=== Assigned task ===
Keep to one stretch of the data below, the lines from the one with "clear block y." up to and including the one with "E), unstack(C, D)", and return that stretch exactly.

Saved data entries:

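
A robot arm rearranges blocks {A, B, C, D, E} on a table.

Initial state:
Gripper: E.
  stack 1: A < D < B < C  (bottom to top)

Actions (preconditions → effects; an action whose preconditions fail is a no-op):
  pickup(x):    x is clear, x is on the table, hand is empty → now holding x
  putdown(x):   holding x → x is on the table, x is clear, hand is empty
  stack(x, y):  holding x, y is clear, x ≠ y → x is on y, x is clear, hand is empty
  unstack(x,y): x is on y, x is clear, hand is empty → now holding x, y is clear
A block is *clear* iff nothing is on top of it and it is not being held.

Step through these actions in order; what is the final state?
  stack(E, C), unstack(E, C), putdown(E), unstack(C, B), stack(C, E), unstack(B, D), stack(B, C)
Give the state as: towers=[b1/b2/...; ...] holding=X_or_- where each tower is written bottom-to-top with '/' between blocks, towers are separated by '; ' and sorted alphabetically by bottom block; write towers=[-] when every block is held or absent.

towers=[A/D; E/C/B] holding=-

step 1 (stack(E, C)): towers=[A/D/B/C/E] holding=-
step 2 (unstack(E, C)): towers=[A/D/B/C] holding=E
step 3 (putdown(E)): towers=[A/D/B/C; E] holding=-
step 4 (unstack(C, B)): towers=[A/D/B; E] holding=C
step 5 (stack(C, E)): towers=[A/D/B; E/C] holding=-
step 6 (unstack(B, D)): towers=[A/D; E/C] holding=B
step 7 (stack(B, C)): towers=[A/D; E/C/B] holding=-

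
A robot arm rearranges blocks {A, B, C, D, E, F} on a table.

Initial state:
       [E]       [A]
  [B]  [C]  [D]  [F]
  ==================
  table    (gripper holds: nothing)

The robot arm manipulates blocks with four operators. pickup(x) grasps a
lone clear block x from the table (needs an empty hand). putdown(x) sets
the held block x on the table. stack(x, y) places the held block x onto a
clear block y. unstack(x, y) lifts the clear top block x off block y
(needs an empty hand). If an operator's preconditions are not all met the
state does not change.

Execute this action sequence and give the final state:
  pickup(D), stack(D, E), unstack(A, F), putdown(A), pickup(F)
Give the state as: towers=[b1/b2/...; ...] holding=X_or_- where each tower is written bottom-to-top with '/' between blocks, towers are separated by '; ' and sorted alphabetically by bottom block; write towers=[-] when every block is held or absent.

towers=[A; B; C/E/D] holding=F

step 1 (pickup(D)): towers=[B; C/E; F/A] holding=D
step 2 (stack(D, E)): towers=[B; C/E/D; F/A] holding=-
step 3 (unstack(A, F)): towers=[B; C/E/D; F] holding=A
step 4 (putdown(A)): towers=[A; B; C/E/D; F] holding=-
step 5 (pickup(F)): towers=[A; B; C/E/D] holding=F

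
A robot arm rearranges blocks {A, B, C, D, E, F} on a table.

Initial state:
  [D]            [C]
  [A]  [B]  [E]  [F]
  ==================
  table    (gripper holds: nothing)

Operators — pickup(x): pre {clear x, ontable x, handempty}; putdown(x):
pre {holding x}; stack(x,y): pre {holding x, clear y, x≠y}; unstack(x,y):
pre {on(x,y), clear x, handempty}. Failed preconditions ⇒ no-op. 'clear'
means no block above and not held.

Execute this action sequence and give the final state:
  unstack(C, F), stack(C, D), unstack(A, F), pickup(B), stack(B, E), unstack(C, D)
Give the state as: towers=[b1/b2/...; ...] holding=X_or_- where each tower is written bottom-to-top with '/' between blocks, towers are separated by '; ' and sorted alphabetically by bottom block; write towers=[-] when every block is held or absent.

step 1 (unstack(C, F)): towers=[A/D; B; E; F] holding=C
step 2 (stack(C, D)): towers=[A/D/C; B; E; F] holding=-
step 3 (unstack(A, F)) [no-op]: towers=[A/D/C; B; E; F] holding=-
step 4 (pickup(B)): towers=[A/D/C; E; F] holding=B
step 5 (stack(B, E)): towers=[A/D/C; E/B; F] holding=-
step 6 (unstack(C, D)): towers=[A/D; E/B; F] holding=C

towers=[A/D; E/B; F] holding=C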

=== Answer to this problem ===
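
clear block y. unstack(x, y) lifts the clear top block x off block y
(needs an empty hand). If an operator's preconditions are not all met the
state does not change.

Execute this action sequence and give the final state:
  pickup(D), stack(D, E), unstack(A, F), putdown(A), pickup(F)
Give the state as: towers=[b1/b2/...; ...] holding=X_or_- where each tower is written bottom-to-top with '/' between blocks, towers are separated by '; ' and sorted alphabetically by bottom block; write towers=[-] when every block is held or absent.

towers=[A; B; C/E/D] holding=F

step 1 (pickup(D)): towers=[B; C/E; F/A] holding=D
step 2 (stack(D, E)): towers=[B; C/E/D; F/A] holding=-
step 3 (unstack(A, F)): towers=[B; C/E/D; F] holding=A
step 4 (putdown(A)): towers=[A; B; C/E/D; F] holding=-
step 5 (pickup(F)): towers=[A; B; C/E/D] holding=F

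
A robot arm rearranges blocks {A, B, C, D, E, F} on a table.

Initial state:
  [D]            [C]
  [A]  [B]  [E]  [F]
  ==================
  table    (gripper holds: nothing)

Operators — pickup(x): pre {clear x, ontable x, handempty}; putdown(x):
pre {holding x}; stack(x,y): pre {holding x, clear y, x≠y}; unstack(x,y):
pre {on(x,y), clear x, handempty}. Failed preconditions ⇒ no-op. 'clear'
means no block above and not held.

Execute this action sequence and give the final state:
  unstack(C, F), stack(C, D), unstack(A, F), pickup(B), stack(B, E), unstack(C, D)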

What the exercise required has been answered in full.